Problem description – Each line in the entries that has the word "below" has to be copied.

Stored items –

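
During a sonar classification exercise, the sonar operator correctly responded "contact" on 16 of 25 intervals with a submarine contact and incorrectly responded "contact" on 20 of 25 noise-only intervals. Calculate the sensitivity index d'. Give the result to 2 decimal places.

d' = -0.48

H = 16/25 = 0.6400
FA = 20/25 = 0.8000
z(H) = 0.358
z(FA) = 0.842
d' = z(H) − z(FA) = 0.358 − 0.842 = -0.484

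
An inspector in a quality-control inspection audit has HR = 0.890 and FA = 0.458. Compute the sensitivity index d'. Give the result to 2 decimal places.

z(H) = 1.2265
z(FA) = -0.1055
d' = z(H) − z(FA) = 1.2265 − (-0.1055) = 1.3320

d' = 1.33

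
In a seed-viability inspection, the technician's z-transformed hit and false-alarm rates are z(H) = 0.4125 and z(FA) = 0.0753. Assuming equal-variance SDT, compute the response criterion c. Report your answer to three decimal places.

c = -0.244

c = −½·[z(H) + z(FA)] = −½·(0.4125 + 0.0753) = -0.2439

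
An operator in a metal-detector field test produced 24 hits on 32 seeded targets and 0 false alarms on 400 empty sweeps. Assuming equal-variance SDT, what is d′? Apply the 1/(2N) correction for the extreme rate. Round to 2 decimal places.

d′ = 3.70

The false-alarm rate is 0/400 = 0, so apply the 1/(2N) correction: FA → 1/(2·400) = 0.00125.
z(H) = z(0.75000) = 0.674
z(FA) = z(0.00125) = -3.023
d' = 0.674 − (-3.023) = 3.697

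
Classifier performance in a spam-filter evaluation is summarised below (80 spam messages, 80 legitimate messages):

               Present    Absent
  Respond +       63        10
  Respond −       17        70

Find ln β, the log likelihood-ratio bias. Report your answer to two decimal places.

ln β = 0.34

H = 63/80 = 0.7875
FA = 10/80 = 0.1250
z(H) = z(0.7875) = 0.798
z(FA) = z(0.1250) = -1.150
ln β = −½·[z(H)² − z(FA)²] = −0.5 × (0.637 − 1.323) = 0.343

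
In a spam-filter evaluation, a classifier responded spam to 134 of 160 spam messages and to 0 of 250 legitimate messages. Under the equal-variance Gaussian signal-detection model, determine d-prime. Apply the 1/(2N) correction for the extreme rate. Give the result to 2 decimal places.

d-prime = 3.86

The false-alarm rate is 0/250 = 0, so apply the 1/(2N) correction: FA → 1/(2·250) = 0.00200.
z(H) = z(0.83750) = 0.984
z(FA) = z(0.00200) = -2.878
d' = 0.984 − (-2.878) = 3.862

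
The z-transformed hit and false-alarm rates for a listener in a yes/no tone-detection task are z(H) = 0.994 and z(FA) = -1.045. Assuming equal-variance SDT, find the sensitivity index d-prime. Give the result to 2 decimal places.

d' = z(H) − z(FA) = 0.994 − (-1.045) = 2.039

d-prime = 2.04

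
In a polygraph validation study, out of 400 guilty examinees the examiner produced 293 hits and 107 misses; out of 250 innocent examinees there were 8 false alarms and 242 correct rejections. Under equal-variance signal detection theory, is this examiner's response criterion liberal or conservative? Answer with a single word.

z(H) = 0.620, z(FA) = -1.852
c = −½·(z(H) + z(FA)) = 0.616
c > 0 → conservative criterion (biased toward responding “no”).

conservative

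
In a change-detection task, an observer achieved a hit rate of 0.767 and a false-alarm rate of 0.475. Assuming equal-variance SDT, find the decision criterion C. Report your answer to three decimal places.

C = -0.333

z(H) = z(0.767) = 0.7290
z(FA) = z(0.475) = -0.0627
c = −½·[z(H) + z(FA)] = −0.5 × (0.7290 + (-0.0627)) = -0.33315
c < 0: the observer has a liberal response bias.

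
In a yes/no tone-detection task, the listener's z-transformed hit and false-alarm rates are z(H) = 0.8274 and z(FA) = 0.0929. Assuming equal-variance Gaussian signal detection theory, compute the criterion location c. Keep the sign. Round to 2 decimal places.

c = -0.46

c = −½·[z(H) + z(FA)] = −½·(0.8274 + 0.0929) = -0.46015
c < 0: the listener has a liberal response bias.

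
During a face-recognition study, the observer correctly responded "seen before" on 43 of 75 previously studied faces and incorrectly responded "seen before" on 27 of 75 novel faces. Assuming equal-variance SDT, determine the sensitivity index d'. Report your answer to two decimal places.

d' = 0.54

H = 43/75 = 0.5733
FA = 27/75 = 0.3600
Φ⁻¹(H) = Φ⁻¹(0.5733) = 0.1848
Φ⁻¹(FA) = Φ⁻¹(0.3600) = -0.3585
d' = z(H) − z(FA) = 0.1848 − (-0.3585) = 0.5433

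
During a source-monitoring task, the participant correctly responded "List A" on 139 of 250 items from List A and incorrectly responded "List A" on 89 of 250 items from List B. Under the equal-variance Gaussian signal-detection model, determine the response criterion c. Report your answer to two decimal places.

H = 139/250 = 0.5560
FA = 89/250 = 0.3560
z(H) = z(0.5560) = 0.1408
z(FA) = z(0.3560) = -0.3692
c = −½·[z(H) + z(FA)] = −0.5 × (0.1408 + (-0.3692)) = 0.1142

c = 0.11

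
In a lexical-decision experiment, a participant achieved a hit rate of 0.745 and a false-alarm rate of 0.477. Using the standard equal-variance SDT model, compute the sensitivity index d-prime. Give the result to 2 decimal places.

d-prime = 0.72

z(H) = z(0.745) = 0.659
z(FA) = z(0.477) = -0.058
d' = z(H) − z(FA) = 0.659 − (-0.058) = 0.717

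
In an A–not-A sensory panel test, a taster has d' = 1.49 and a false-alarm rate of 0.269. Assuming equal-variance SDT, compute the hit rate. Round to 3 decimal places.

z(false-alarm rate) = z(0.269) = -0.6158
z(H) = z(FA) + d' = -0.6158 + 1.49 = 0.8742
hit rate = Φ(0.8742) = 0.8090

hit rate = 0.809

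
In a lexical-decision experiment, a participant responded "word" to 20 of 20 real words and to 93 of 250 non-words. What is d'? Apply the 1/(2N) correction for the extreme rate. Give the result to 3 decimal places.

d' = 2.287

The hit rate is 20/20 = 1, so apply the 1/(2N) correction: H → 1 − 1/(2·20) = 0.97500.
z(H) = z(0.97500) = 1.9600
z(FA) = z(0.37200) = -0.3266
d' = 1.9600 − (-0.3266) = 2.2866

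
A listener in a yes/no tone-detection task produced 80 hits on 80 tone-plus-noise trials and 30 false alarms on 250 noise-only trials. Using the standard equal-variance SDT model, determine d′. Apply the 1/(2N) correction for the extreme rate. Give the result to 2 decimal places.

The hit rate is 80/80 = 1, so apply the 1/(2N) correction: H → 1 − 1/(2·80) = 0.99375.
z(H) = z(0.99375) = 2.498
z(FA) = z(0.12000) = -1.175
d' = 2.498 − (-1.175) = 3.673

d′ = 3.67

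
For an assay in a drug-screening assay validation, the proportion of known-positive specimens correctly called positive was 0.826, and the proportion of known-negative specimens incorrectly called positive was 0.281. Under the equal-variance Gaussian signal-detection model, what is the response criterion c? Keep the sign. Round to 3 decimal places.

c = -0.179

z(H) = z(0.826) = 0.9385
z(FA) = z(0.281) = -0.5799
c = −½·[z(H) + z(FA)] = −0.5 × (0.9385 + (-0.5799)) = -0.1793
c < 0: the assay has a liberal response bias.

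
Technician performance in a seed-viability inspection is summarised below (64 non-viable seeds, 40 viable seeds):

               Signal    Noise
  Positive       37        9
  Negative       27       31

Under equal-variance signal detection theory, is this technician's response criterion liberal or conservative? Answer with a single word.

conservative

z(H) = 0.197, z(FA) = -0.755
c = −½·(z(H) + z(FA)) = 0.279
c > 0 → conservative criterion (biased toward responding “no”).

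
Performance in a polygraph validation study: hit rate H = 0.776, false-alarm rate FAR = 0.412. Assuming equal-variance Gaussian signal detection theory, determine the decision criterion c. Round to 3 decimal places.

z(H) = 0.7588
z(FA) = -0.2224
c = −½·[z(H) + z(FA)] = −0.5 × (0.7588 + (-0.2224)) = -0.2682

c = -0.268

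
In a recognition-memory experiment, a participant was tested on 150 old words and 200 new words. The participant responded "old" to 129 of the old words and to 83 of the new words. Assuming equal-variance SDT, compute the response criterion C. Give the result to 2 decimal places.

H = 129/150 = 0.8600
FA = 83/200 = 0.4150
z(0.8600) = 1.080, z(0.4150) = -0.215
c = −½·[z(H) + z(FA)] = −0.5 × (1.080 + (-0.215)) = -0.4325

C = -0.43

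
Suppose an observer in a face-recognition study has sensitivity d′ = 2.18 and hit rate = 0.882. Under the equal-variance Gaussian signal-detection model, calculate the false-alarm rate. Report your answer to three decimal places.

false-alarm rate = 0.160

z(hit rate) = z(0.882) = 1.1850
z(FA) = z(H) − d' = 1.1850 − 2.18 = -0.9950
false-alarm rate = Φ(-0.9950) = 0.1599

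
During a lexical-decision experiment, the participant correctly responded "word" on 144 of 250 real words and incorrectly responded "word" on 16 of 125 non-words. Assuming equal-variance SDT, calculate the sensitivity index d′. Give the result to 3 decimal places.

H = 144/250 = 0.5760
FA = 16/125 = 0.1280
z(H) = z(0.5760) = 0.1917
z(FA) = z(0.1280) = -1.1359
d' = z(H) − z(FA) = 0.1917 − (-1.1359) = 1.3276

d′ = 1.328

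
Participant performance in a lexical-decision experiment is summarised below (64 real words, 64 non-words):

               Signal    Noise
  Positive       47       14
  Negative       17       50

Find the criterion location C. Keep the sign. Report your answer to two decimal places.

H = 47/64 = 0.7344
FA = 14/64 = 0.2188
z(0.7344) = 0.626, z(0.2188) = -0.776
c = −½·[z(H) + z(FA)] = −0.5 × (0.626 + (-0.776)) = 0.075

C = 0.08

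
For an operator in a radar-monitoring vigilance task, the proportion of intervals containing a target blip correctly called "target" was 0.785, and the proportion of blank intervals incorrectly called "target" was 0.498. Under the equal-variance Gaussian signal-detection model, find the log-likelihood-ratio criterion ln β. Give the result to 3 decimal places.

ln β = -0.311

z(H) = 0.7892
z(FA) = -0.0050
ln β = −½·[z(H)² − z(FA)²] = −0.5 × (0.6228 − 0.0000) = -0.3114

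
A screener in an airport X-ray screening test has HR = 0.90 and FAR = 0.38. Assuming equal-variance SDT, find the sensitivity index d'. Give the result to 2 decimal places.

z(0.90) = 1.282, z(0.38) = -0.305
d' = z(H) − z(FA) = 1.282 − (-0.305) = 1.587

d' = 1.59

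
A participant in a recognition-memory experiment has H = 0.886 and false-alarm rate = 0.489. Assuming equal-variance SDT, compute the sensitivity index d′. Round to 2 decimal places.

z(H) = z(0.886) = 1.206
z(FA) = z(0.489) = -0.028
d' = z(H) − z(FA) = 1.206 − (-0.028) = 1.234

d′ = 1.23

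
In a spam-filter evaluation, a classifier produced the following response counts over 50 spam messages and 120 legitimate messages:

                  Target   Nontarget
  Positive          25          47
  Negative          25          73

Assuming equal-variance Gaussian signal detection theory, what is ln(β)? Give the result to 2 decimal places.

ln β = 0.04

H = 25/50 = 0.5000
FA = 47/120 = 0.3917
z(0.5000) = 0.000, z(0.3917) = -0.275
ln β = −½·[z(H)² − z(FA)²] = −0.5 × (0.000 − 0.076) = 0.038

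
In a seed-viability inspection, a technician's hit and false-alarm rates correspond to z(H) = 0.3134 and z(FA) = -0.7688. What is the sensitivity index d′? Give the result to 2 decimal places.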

Result of this exercise –
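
Classifier performance in a spam-filter evaluation is summarised below (80 spam messages, 80 legitimate messages):
Technician performance in a seed-viability inspection is summarised below (64 non-viable seeds, 40 viable seeds):
Participant performance in a lexical-decision experiment is summarised below (64 real words, 64 non-words):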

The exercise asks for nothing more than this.